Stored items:
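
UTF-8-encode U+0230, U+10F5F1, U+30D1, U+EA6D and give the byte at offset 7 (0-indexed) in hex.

U+0230 → 2-byte form C8 B0 at offsets 0–1.
U+10F5F1 → 4-byte form F4 8F 97 B1 at offsets 2–5.
U+30D1 → 3-byte form E3 83 91 at offsets 6–8.
Offset 7 falls in char 3's range; it's byte 2 of E3 83 91 = 0x83.

0x83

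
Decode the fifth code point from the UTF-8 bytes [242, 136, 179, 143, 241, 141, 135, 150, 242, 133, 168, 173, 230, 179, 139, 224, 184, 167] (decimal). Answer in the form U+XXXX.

U+0E27

Offset 0: leading byte 0xF2 = 11110010 → 4-byte char #1 = F2 88 B3 8F.
Offset 4: leading byte 0xF1 = 11110001 → 4-byte char #2 = F1 8D 87 96.
Offset 8: leading byte 0xF2 = 11110010 → 4-byte char #3 = F2 85 A8 AD.
Offset 12: leading byte 0xE6 = 11100110 → 3-byte char #4 = E6 B3 8B.
Offset 15: leading byte 0xE0 = 11100000 → 3-byte char #5 = E0 B8 A7.
Leading byte 0xE0 = 11100000 matches 1110xxxx → 3-byte sequence.
Byte 1: 0xE0 = 11100000, payload 0000 (4 bits).
Byte 2: 0xB8 = 10111000 (10xxxxxx ✓), payload 111000.
Byte 3: 0xA7 = 10100111 (10xxxxxx ✓), payload 100111.
Concatenate: 0000111000100111 = 0xE27 (16 bits → U+0E27).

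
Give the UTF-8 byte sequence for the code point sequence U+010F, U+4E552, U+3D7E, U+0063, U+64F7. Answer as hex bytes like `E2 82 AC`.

U+010F: 2-byte form → C4 8F.
U+4E552: 4-byte form → F1 8E 95 92.
U+3D7E: 3-byte form → E3 B5 BE.
U+0063: 1-byte form → 63.
U+64F7: 3-byte form → E6 93 B7.
Concatenated (13 bytes): C4 8F F1 8E 95 92 E3 B5 BE 63 E6 93 B7.

C4 8F F1 8E 95 92 E3 B5 BE 63 E6 93 B7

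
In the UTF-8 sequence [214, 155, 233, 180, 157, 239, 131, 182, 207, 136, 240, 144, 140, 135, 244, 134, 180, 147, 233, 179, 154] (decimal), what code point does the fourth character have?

Offset 0: leading byte 0xD6 = 11010110 → 2-byte char #1 = D6 9B.
Offset 2: leading byte 0xE9 = 11101001 → 3-byte char #2 = E9 B4 9D.
Offset 5: leading byte 0xEF = 11101111 → 3-byte char #3 = EF 83 B6.
Offset 8: leading byte 0xCF = 11001111 → 2-byte char #4 = CF 88.
Leading byte 0xCF = 11001111 matches 110xxxxx → 2-byte sequence.
Byte 1: 0xCF = 11001111, payload 01111 (5 bits).
Byte 2: 0x88 = 10001000 (10xxxxxx ✓), payload 001000.
Concatenate: 01111001000 = 0x3C8 (11 bits → U+03C8).

U+03C8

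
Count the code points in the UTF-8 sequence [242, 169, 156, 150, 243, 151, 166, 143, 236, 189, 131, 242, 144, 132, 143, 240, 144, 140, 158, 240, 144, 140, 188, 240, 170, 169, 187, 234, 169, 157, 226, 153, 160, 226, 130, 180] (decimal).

10

Byte at offset 0: 0xF2 = 11110010 → 4-byte char (#1). Advance 4.
Byte at offset 4: 0xF3 = 11110011 → 4-byte char (#2). Advance 4.
Byte at offset 8: 0xEC = 11101100 → 3-byte char (#3). Advance 3.
Byte at offset 11: 0xF2 = 11110010 → 4-byte char (#4). Advance 4.
Byte at offset 15: 0xF0 = 11110000 → 4-byte char (#5). Advance 4.
Byte at offset 19: 0xF0 = 11110000 → 4-byte char (#6). Advance 4.
Byte at offset 23: 0xF0 = 11110000 → 4-byte char (#7). Advance 4.
Byte at offset 27: 0xEA = 11101010 → 3-byte char (#8). Advance 3.
Byte at offset 30: 0xE2 = 11100010 → 3-byte char (#9). Advance 3.
Byte at offset 33: 0xE2 = 11100010 → 3-byte char (#10). Advance 3.
Reached end at offset 36 after 10 code points.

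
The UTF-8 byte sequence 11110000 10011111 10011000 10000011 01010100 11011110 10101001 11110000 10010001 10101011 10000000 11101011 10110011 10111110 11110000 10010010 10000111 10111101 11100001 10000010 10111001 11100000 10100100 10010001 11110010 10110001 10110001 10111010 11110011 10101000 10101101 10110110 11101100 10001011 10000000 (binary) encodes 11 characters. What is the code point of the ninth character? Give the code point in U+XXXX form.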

### Task brief
Give the data again exactly, line for line.

### Worked solution
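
UTF-8-encode U+0230, U+10F5F1, U+30D1, U+EA6D and give the byte at offset 7 (0-indexed) in hex.

U+0230 → 2-byte form C8 B0 at offsets 0–1.
U+10F5F1 → 4-byte form F4 8F 97 B1 at offsets 2–5.
U+30D1 → 3-byte form E3 83 91 at offsets 6–8.
Offset 7 falls in char 3's range; it's byte 2 of E3 83 91 = 0x83.

0x83

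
Decode the fifth code point from the UTF-8 bytes [242, 136, 179, 143, 241, 141, 135, 150, 242, 133, 168, 173, 230, 179, 139, 224, 184, 167] (decimal). Answer in the form U+XXXX.

U+0E27

Offset 0: leading byte 0xF2 = 11110010 → 4-byte char #1 = F2 88 B3 8F.
Offset 4: leading byte 0xF1 = 11110001 → 4-byte char #2 = F1 8D 87 96.
Offset 8: leading byte 0xF2 = 11110010 → 4-byte char #3 = F2 85 A8 AD.
Offset 12: leading byte 0xE6 = 11100110 → 3-byte char #4 = E6 B3 8B.
Offset 15: leading byte 0xE0 = 11100000 → 3-byte char #5 = E0 B8 A7.
Leading byte 0xE0 = 11100000 matches 1110xxxx → 3-byte sequence.
Byte 1: 0xE0 = 11100000, payload 0000 (4 bits).
Byte 2: 0xB8 = 10111000 (10xxxxxx ✓), payload 111000.
Byte 3: 0xA7 = 10100111 (10xxxxxx ✓), payload 100111.
Concatenate: 0000111000100111 = 0xE27 (16 bits → U+0E27).

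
Give the UTF-8 byte sequence for the code point sequence U+010F, U+4E552, U+3D7E, U+0063, U+64F7. Answer as hex bytes like `E2 82 AC`.

U+010F: 2-byte form → C4 8F.
U+4E552: 4-byte form → F1 8E 95 92.
U+3D7E: 3-byte form → E3 B5 BE.
U+0063: 1-byte form → 63.
U+64F7: 3-byte form → E6 93 B7.
Concatenated (13 bytes): C4 8F F1 8E 95 92 E3 B5 BE 63 E6 93 B7.

C4 8F F1 8E 95 92 E3 B5 BE 63 E6 93 B7

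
In the UTF-8 sequence [214, 155, 233, 180, 157, 239, 131, 182, 207, 136, 240, 144, 140, 135, 244, 134, 180, 147, 233, 179, 154] (decimal), what code point does the fourth character have?

Offset 0: leading byte 0xD6 = 11010110 → 2-byte char #1 = D6 9B.
Offset 2: leading byte 0xE9 = 11101001 → 3-byte char #2 = E9 B4 9D.
Offset 5: leading byte 0xEF = 11101111 → 3-byte char #3 = EF 83 B6.
Offset 8: leading byte 0xCF = 11001111 → 2-byte char #4 = CF 88.
Leading byte 0xCF = 11001111 matches 110xxxxx → 2-byte sequence.
Byte 1: 0xCF = 11001111, payload 01111 (5 bits).
Byte 2: 0x88 = 10001000 (10xxxxxx ✓), payload 001000.
Concatenate: 01111001000 = 0x3C8 (11 bits → U+03C8).

U+03C8

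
Count the code points in the UTF-8 sequence [242, 169, 156, 150, 243, 151, 166, 143, 236, 189, 131, 242, 144, 132, 143, 240, 144, 140, 158, 240, 144, 140, 188, 240, 170, 169, 187, 234, 169, 157, 226, 153, 160, 226, 130, 180] (decimal).

10

Byte at offset 0: 0xF2 = 11110010 → 4-byte char (#1). Advance 4.
Byte at offset 4: 0xF3 = 11110011 → 4-byte char (#2). Advance 4.
Byte at offset 8: 0xEC = 11101100 → 3-byte char (#3). Advance 3.
Byte at offset 11: 0xF2 = 11110010 → 4-byte char (#4). Advance 4.
Byte at offset 15: 0xF0 = 11110000 → 4-byte char (#5). Advance 4.
Byte at offset 19: 0xF0 = 11110000 → 4-byte char (#6). Advance 4.
Byte at offset 23: 0xF0 = 11110000 → 4-byte char (#7). Advance 4.
Byte at offset 27: 0xEA = 11101010 → 3-byte char (#8). Advance 3.
Byte at offset 30: 0xE2 = 11100010 → 3-byte char (#9). Advance 3.
Byte at offset 33: 0xE2 = 11100010 → 3-byte char (#10). Advance 3.
Reached end at offset 36 after 10 code points.

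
The UTF-8 byte sequence 11110000 10011111 10011000 10000011 01010100 11011110 10101001 11110000 10010001 10101011 10000000 11101011 10110011 10111110 11110000 10010010 10000111 10111101 11100001 10000010 10111001 11100000 10100100 10010001 11110010 10110001 10110001 10111010 11110011 10101000 10101101 10110110 11101100 10001011 10000000 (binary) encodes 11 characters. What is the code point of the ninth character? Give the code point in U+XXXX form.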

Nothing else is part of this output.